### Stored data
————
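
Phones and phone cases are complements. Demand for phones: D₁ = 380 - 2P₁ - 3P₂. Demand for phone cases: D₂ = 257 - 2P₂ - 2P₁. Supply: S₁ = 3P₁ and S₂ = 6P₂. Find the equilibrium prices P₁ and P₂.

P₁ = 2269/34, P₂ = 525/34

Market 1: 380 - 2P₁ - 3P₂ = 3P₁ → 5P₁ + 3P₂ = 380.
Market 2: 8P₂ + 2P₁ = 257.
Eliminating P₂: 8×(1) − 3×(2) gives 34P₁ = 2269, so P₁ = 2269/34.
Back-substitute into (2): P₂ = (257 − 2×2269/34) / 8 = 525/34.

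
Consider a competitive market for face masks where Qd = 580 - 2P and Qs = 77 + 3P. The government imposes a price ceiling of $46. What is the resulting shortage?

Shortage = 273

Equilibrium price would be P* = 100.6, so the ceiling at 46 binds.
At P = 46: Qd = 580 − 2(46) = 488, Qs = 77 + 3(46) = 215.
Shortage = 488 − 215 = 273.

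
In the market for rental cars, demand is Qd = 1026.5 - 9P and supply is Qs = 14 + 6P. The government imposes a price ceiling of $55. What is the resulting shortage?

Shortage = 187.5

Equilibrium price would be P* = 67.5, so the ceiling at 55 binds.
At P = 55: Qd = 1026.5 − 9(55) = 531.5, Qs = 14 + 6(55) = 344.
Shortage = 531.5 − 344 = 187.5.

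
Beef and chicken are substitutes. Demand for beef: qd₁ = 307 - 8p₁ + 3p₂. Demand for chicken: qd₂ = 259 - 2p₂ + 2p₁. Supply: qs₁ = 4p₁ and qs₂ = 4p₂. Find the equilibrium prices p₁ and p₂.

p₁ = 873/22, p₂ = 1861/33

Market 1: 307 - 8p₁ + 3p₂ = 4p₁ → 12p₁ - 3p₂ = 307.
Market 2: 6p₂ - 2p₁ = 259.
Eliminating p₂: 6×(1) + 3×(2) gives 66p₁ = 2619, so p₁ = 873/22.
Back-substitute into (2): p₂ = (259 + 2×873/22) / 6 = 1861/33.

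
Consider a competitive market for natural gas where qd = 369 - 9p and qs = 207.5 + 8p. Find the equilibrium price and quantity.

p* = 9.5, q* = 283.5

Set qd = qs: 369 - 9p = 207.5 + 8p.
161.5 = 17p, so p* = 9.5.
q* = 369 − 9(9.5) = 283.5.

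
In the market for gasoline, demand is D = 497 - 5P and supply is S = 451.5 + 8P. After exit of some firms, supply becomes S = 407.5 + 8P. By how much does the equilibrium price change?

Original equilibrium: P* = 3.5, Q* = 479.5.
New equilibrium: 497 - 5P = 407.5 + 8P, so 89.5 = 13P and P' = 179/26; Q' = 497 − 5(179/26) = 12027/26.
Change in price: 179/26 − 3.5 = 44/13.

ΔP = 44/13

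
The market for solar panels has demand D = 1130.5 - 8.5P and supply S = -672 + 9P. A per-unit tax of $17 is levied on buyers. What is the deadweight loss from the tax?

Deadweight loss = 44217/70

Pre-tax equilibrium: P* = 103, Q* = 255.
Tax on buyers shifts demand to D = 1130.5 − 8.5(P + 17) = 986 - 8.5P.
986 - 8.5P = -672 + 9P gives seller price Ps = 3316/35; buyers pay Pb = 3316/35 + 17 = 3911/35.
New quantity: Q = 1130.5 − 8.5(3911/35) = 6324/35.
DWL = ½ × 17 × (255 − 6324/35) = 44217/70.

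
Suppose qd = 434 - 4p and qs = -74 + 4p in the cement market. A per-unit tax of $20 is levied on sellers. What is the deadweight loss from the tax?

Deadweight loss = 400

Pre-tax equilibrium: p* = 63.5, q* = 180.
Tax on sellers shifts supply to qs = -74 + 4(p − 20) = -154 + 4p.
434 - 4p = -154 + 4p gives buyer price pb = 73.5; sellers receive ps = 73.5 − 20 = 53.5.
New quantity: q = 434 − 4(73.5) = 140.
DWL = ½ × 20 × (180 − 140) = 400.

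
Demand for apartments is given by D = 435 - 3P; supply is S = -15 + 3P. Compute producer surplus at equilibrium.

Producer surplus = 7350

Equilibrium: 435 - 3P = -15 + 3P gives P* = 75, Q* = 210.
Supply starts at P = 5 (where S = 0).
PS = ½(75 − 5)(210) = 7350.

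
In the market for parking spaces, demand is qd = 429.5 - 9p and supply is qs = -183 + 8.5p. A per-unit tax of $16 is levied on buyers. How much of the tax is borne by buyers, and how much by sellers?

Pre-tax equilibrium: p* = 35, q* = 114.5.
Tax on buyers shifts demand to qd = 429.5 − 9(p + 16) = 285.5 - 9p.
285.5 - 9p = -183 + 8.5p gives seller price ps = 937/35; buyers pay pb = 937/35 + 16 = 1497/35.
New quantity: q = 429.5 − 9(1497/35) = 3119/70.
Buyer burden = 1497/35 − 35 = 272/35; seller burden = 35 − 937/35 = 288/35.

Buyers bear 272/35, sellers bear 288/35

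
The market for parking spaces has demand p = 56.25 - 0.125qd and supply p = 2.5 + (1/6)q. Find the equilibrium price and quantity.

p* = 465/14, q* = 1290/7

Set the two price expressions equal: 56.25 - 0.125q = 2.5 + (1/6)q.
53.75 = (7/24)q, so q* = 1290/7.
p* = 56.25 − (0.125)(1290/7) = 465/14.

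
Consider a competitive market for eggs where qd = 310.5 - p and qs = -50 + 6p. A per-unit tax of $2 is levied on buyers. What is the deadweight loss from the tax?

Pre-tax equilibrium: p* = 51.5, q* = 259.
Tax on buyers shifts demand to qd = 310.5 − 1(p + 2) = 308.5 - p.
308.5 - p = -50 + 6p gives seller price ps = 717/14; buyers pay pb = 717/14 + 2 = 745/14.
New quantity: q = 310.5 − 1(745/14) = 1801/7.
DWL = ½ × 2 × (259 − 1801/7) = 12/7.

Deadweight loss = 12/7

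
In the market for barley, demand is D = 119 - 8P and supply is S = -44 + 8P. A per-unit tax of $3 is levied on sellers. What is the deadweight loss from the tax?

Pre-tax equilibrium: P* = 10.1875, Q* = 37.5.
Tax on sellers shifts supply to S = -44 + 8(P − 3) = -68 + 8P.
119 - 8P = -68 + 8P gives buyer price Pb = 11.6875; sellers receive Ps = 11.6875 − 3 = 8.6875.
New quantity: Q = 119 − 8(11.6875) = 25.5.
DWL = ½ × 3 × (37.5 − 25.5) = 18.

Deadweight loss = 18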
————
### Problem
An exact repeat of all the entries above is required.

### Answer space
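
Phones and phone cases are complements. Demand for phones: D₁ = 380 - 2P₁ - 3P₂. Demand for phone cases: D₂ = 257 - 2P₂ - 2P₁. Supply: S₁ = 3P₁ and S₂ = 6P₂. Find the equilibrium prices P₁ and P₂.

P₁ = 2269/34, P₂ = 525/34

Market 1: 380 - 2P₁ - 3P₂ = 3P₁ → 5P₁ + 3P₂ = 380.
Market 2: 8P₂ + 2P₁ = 257.
Eliminating P₂: 8×(1) − 3×(2) gives 34P₁ = 2269, so P₁ = 2269/34.
Back-substitute into (2): P₂ = (257 − 2×2269/34) / 8 = 525/34.

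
Consider a competitive market for face masks where Qd = 580 - 2P and Qs = 77 + 3P. The government imposes a price ceiling of $46. What is the resulting shortage?

Shortage = 273

Equilibrium price would be P* = 100.6, so the ceiling at 46 binds.
At P = 46: Qd = 580 − 2(46) = 488, Qs = 77 + 3(46) = 215.
Shortage = 488 − 215 = 273.

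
In the market for rental cars, demand is Qd = 1026.5 - 9P and supply is Qs = 14 + 6P. The government imposes a price ceiling of $55. What is the resulting shortage?

Shortage = 187.5

Equilibrium price would be P* = 67.5, so the ceiling at 55 binds.
At P = 55: Qd = 1026.5 − 9(55) = 531.5, Qs = 14 + 6(55) = 344.
Shortage = 531.5 − 344 = 187.5.

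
Beef and chicken are substitutes. Demand for beef: qd₁ = 307 - 8p₁ + 3p₂. Demand for chicken: qd₂ = 259 - 2p₂ + 2p₁. Supply: qs₁ = 4p₁ and qs₂ = 4p₂. Find the equilibrium prices p₁ and p₂.

p₁ = 873/22, p₂ = 1861/33

Market 1: 307 - 8p₁ + 3p₂ = 4p₁ → 12p₁ - 3p₂ = 307.
Market 2: 6p₂ - 2p₁ = 259.
Eliminating p₂: 6×(1) + 3×(2) gives 66p₁ = 2619, so p₁ = 873/22.
Back-substitute into (2): p₂ = (259 + 2×873/22) / 6 = 1861/33.

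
Consider a competitive market for natural gas where qd = 369 - 9p and qs = 207.5 + 8p. Find the equilibrium price and quantity.

p* = 9.5, q* = 283.5

Set qd = qs: 369 - 9p = 207.5 + 8p.
161.5 = 17p, so p* = 9.5.
q* = 369 − 9(9.5) = 283.5.

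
In the market for gasoline, demand is D = 497 - 5P and supply is S = 451.5 + 8P. After exit of some firms, supply becomes S = 407.5 + 8P. By how much does the equilibrium price change?

Original equilibrium: P* = 3.5, Q* = 479.5.
New equilibrium: 497 - 5P = 407.5 + 8P, so 89.5 = 13P and P' = 179/26; Q' = 497 − 5(179/26) = 12027/26.
Change in price: 179/26 − 3.5 = 44/13.

ΔP = 44/13

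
The market for solar panels has demand D = 1130.5 - 8.5P and supply S = -672 + 9P. A per-unit tax of $17 is levied on buyers. What is the deadweight loss from the tax?

Deadweight loss = 44217/70

Pre-tax equilibrium: P* = 103, Q* = 255.
Tax on buyers shifts demand to D = 1130.5 − 8.5(P + 17) = 986 - 8.5P.
986 - 8.5P = -672 + 9P gives seller price Ps = 3316/35; buyers pay Pb = 3316/35 + 17 = 3911/35.
New quantity: Q = 1130.5 − 8.5(3911/35) = 6324/35.
DWL = ½ × 17 × (255 − 6324/35) = 44217/70.

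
Suppose qd = 434 - 4p and qs = -74 + 4p in the cement market. A per-unit tax of $20 is levied on sellers. What is the deadweight loss from the tax?

Deadweight loss = 400

Pre-tax equilibrium: p* = 63.5, q* = 180.
Tax on sellers shifts supply to qs = -74 + 4(p − 20) = -154 + 4p.
434 - 4p = -154 + 4p gives buyer price pb = 73.5; sellers receive ps = 73.5 − 20 = 53.5.
New quantity: q = 434 − 4(73.5) = 140.
DWL = ½ × 20 × (180 − 140) = 400.

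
Demand for apartments is given by D = 435 - 3P; supply is S = -15 + 3P. Compute producer surplus at equilibrium.

Producer surplus = 7350

Equilibrium: 435 - 3P = -15 + 3P gives P* = 75, Q* = 210.
Supply starts at P = 5 (where S = 0).
PS = ½(75 − 5)(210) = 7350.

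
In the market for parking spaces, demand is qd = 429.5 - 9p and supply is qs = -183 + 8.5p. A per-unit tax of $16 is levied on buyers. How much of the tax is borne by buyers, and how much by sellers?

Pre-tax equilibrium: p* = 35, q* = 114.5.
Tax on buyers shifts demand to qd = 429.5 − 9(p + 16) = 285.5 - 9p.
285.5 - 9p = -183 + 8.5p gives seller price ps = 937/35; buyers pay pb = 937/35 + 16 = 1497/35.
New quantity: q = 429.5 − 9(1497/35) = 3119/70.
Buyer burden = 1497/35 − 35 = 272/35; seller burden = 35 − 937/35 = 288/35.

Buyers bear 272/35, sellers bear 288/35

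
The market for parking spaces has demand p = 56.25 - 0.125qd and supply p = 2.5 + (1/6)q. Find the equilibrium price and quantity.

p* = 465/14, q* = 1290/7

Set the two price expressions equal: 56.25 - 0.125q = 2.5 + (1/6)q.
53.75 = (7/24)q, so q* = 1290/7.
p* = 56.25 − (0.125)(1290/7) = 465/14.

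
Consider a competitive market for eggs where qd = 310.5 - p and qs = -50 + 6p. A per-unit tax of $2 is levied on buyers. What is the deadweight loss from the tax?

Pre-tax equilibrium: p* = 51.5, q* = 259.
Tax on buyers shifts demand to qd = 310.5 − 1(p + 2) = 308.5 - p.
308.5 - p = -50 + 6p gives seller price ps = 717/14; buyers pay pb = 717/14 + 2 = 745/14.
New quantity: q = 310.5 − 1(745/14) = 1801/7.
DWL = ½ × 2 × (259 − 1801/7) = 12/7.

Deadweight loss = 12/7

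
In the market for barley, demand is D = 119 - 8P and supply is S = -44 + 8P. A per-unit tax of $3 is levied on sellers. What is the deadweight loss from the tax?

Pre-tax equilibrium: P* = 10.1875, Q* = 37.5.
Tax on sellers shifts supply to S = -44 + 8(P − 3) = -68 + 8P.
119 - 8P = -68 + 8P gives buyer price Pb = 11.6875; sellers receive Ps = 11.6875 − 3 = 8.6875.
New quantity: Q = 119 − 8(11.6875) = 25.5.
DWL = ½ × 3 × (37.5 − 25.5) = 18.

Deadweight loss = 18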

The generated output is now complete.